### How to complete this task
Only one stretch of the records below is wanted: the lines from the one holding "What is (-27 - 1*152)**2?" through the one holding "Answer: -25677 + √122 ≈ -25666.". Return it exactly, both ends included.

(Collected data)

########################################

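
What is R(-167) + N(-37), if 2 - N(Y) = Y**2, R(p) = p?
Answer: -1534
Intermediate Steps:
N(Y) = 2 - Y**2
R(-167) + N(-37) = -167 + (2 - 1*(-37)**2) = -167 + (2 - 1*1369) = -167 + (2 - 1369) = -167 - 1367 = -1534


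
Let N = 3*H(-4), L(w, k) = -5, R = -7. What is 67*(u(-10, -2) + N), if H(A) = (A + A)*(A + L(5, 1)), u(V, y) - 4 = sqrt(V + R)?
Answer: 14740 + 67*I*sqrt(17) ≈ 14740.0 + 276.25*I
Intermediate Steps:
u(V, y) = 4 + sqrt(-7 + V) (u(V, y) = 4 + sqrt(V - 7) = 4 + sqrt(-7 + V))
H(A) = 2*A*(-5 + A) (H(A) = (A + A)*(A - 5) = (2*A)*(-5 + A) = 2*A*(-5 + A))
N = 216 (N = 3*(2*(-4)*(-5 - 4)) = 3*(2*(-4)*(-9)) = 3*72 = 216)
67*(u(-10, -2) + N) = 67*((4 + sqrt(-7 - 10)) + 216) = 67*((4 + sqrt(-17)) + 216) = 67*((4 + I*sqrt(17)) + 216) = 67*(220 + I*sqrt(17)) = 14740 + 67*I*sqrt(17)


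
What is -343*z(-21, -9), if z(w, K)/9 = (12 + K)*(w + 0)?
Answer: 194481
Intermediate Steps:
z(w, K) = 9*w*(12 + K) (z(w, K) = 9*((12 + K)*(w + 0)) = 9*((12 + K)*w) = 9*(w*(12 + K)) = 9*w*(12 + K))
-343*z(-21, -9) = -3087*(-21)*(12 - 9) = -3087*(-21)*3 = -343*(-567) = 194481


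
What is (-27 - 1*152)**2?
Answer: 32041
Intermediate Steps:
(-27 - 1*152)**2 = (-27 - 152)**2 = (-179)**2 = 32041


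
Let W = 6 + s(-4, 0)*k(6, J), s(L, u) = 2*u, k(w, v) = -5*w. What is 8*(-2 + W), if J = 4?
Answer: 32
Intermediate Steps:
W = 6 (W = 6 + (2*0)*(-5*6) = 6 + 0*(-30) = 6 + 0 = 6)
8*(-2 + W) = 8*(-2 + 6) = 8*4 = 32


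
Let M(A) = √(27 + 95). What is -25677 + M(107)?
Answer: -25677 + √122 ≈ -25666.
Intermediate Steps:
M(A) = √122
-25677 + M(107) = -25677 + √122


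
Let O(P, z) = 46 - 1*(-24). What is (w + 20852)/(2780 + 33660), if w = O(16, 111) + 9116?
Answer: 15019/18220 ≈ 0.82431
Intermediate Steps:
O(P, z) = 70 (O(P, z) = 46 + 24 = 70)
w = 9186 (w = 70 + 9116 = 9186)
(w + 20852)/(2780 + 33660) = (9186 + 20852)/(2780 + 33660) = 30038/36440 = 30038*(1/36440) = 15019/18220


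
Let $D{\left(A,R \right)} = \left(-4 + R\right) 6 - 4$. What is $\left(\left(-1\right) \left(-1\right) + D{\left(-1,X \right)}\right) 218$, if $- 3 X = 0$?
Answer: $-5886$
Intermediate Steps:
$X = 0$ ($X = \left(- \frac{1}{3}\right) 0 = 0$)
$D{\left(A,R \right)} = -28 + 6 R$ ($D{\left(A,R \right)} = \left(-24 + 6 R\right) - 4 = -28 + 6 R$)
$\left(\left(-1\right) \left(-1\right) + D{\left(-1,X \right)}\right) 218 = \left(\left(-1\right) \left(-1\right) + \left(-28 + 6 \cdot 0\right)\right) 218 = \left(1 + \left(-28 + 0\right)\right) 218 = \left(1 - 28\right) 218 = \left(-27\right) 218 = -5886$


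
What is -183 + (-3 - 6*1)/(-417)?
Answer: -25434/139 ≈ -182.98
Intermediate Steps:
-183 + (-3 - 6*1)/(-417) = -183 + (-3 - 6)*(-1/417) = -183 - 9*(-1/417) = -183 + 3/139 = -25434/139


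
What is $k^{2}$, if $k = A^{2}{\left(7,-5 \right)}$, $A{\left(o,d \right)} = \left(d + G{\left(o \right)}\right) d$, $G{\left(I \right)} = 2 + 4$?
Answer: $625$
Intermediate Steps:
$G{\left(I \right)} = 6$
$A{\left(o,d \right)} = d \left(6 + d\right)$ ($A{\left(o,d \right)} = \left(d + 6\right) d = \left(6 + d\right) d = d \left(6 + d\right)$)
$k = 25$ ($k = \left(- 5 \left(6 - 5\right)\right)^{2} = \left(\left(-5\right) 1\right)^{2} = \left(-5\right)^{2} = 25$)
$k^{2} = 25^{2} = 625$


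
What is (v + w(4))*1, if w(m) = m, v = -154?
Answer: -150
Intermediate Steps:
(v + w(4))*1 = (-154 + 4)*1 = -150*1 = -150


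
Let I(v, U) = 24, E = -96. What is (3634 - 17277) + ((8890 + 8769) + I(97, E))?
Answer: 4040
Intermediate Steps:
(3634 - 17277) + ((8890 + 8769) + I(97, E)) = (3634 - 17277) + ((8890 + 8769) + 24) = -13643 + (17659 + 24) = -13643 + 17683 = 4040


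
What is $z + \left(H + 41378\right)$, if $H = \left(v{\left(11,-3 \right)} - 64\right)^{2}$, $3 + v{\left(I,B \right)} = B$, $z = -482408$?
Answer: $-436130$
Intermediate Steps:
$v{\left(I,B \right)} = -3 + B$
$H = 4900$ ($H = \left(\left(-3 - 3\right) - 64\right)^{2} = \left(-6 - 64\right)^{2} = \left(-70\right)^{2} = 4900$)
$z + \left(H + 41378\right) = -482408 + \left(4900 + 41378\right) = -482408 + 46278 = -436130$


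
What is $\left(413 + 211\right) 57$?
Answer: $35568$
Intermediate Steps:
$\left(413 + 211\right) 57 = 624 \cdot 57 = 35568$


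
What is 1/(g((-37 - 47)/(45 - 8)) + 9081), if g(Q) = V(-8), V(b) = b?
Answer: 1/9073 ≈ 0.00011022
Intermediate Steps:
g(Q) = -8
1/(g((-37 - 47)/(45 - 8)) + 9081) = 1/(-8 + 9081) = 1/9073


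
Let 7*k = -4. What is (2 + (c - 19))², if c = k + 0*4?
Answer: 15129/49 ≈ 308.75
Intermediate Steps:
k = -4/7 (k = (⅐)*(-4) = -4/7 ≈ -0.57143)
c = -4/7 (c = -4/7 + 0*4 = -4/7 + 0 = -4/7 ≈ -0.57143)
(2 + (c - 19))² = (2 + (-4/7 - 19))² = (2 - 137/7)² = (-123/7)² = 15129/49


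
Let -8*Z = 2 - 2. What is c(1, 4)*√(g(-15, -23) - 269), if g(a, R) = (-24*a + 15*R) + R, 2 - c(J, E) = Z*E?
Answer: 2*I*√277 ≈ 33.287*I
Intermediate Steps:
Z = 0 (Z = -(2 - 2)/8 = -⅛*0 = 0)
c(J, E) = 2 (c(J, E) = 2 - 0*E = 2 - 1*0 = 2 + 0 = 2)
g(a, R) = -24*a + 16*R
c(1, 4)*√(g(-15, -23) - 269) = 2*√((-24*(-15) + 16*(-23)) - 269) = 2*√((360 - 368) - 269) = 2*√(-8 - 269) = 2*√(-277) = 2*(I*√277) = 2*I*√277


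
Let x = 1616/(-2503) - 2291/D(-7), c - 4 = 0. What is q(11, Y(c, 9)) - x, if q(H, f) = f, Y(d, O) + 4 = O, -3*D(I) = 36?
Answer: -5564801/30036 ≈ -185.27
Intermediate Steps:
c = 4 (c = 4 + 0 = 4)
D(I) = -12 (D(I) = -⅓*36 = -12)
Y(d, O) = -4 + O
x = 5714981/30036 (x = 1616/(-2503) - 2291/(-12) = 1616*(-1/2503) - 2291*(-1/12) = -1616/2503 + 2291/12 = 5714981/30036 ≈ 190.27)
q(11, Y(c, 9)) - x = (-4 + 9) - 1*5714981/30036 = 5 - 5714981/30036 = -5564801/30036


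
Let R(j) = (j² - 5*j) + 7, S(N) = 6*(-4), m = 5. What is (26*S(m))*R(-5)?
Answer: -35568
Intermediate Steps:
S(N) = -24
R(j) = 7 + j² - 5*j
(26*S(m))*R(-5) = (26*(-24))*(7 + (-5)² - 5*(-5)) = -624*(7 + 25 + 25) = -624*57 = -35568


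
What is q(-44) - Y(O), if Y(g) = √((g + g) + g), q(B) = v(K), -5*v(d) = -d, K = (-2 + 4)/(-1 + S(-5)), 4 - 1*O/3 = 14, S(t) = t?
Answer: -1/15 - 3*I*√10 ≈ -0.066667 - 9.4868*I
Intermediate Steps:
O = -30 (O = 12 - 3*14 = 12 - 42 = -30)
K = -⅓ (K = (-2 + 4)/(-1 - 5) = 2/(-6) = 2*(-⅙) = -⅓ ≈ -0.33333)
v(d) = d/5 (v(d) = -(-1)*d/5 = d/5)
q(B) = -1/15 (q(B) = (⅕)*(-⅓) = -1/15)
Y(g) = √3*√g (Y(g) = √(2*g + g) = √(3*g) = √3*√g)
q(-44) - Y(O) = -1/15 - √3*√(-30) = -1/15 - √3*I*√30 = -1/15 - 3*I*√10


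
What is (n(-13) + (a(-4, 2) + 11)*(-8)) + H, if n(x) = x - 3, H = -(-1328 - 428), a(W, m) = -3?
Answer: 1676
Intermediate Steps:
H = 1756 (H = -1*(-1756) = 1756)
n(x) = -3 + x
(n(-13) + (a(-4, 2) + 11)*(-8)) + H = ((-3 - 13) + (-3 + 11)*(-8)) + 1756 = (-16 + 8*(-8)) + 1756 = (-16 - 64) + 1756 = -80 + 1756 = 1676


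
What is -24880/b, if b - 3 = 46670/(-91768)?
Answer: -1141593920/114317 ≈ -9986.2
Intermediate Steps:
b = 114317/45884 (b = 3 + 46670/(-91768) = 3 + 46670*(-1/91768) = 3 - 23335/45884 = 114317/45884 ≈ 2.4914)
-24880/b = -24880/114317/45884 = -24880*45884/114317 = -1141593920/114317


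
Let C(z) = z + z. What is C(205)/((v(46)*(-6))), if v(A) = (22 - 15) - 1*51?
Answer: 205/132 ≈ 1.5530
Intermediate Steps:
v(A) = -44 (v(A) = 7 - 51 = -44)
C(z) = 2*z
C(205)/((v(46)*(-6))) = (2*205)/((-44*(-6))) = 410/264 = 410*(1/264) = 205/132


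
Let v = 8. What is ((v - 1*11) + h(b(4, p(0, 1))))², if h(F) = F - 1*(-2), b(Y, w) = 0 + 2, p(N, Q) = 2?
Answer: 1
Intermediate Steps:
b(Y, w) = 2
h(F) = 2 + F (h(F) = F + 2 = 2 + F)
((v - 1*11) + h(b(4, p(0, 1))))² = ((8 - 1*11) + (2 + 2))² = ((8 - 11) + 4)² = (-3 + 4)² = 1² = 1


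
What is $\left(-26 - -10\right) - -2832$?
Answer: $2816$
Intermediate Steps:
$\left(-26 - -10\right) - -2832 = \left(-26 + 10\right) + 2832 = -16 + 2832 = 2816$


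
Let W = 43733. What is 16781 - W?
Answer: -26952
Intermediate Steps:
16781 - W = 16781 - 1*43733 = 16781 - 43733 = -26952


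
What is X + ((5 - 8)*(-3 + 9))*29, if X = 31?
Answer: -491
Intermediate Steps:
X + ((5 - 8)*(-3 + 9))*29 = 31 + ((5 - 8)*(-3 + 9))*29 = 31 - 3*6*29 = 31 - 18*29 = 31 - 522 = -491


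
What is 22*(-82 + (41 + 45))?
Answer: 88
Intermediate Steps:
22*(-82 + (41 + 45)) = 22*(-82 + 86) = 22*4 = 88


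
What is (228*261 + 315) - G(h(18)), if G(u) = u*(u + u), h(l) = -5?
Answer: 59773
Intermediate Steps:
G(u) = 2*u² (G(u) = u*(2*u) = 2*u²)
(228*261 + 315) - G(h(18)) = (228*261 + 315) - 2*(-5)² = (59508 + 315) - 2*25 = 59823 - 1*50 = 59823 - 50 = 59773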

########################################

### Reply to the task
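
What is (-27 - 1*152)**2?
Answer: 32041
Intermediate Steps:
(-27 - 1*152)**2 = (-27 - 152)**2 = (-179)**2 = 32041


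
Let W = 6 + s(-4, 0)*k(6, J), s(L, u) = 2*u, k(w, v) = -5*w. What is 8*(-2 + W), if J = 4?
Answer: 32
Intermediate Steps:
W = 6 (W = 6 + (2*0)*(-5*6) = 6 + 0*(-30) = 6 + 0 = 6)
8*(-2 + W) = 8*(-2 + 6) = 8*4 = 32


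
Let M(A) = √(27 + 95). What is -25677 + M(107)?
Answer: -25677 + √122 ≈ -25666.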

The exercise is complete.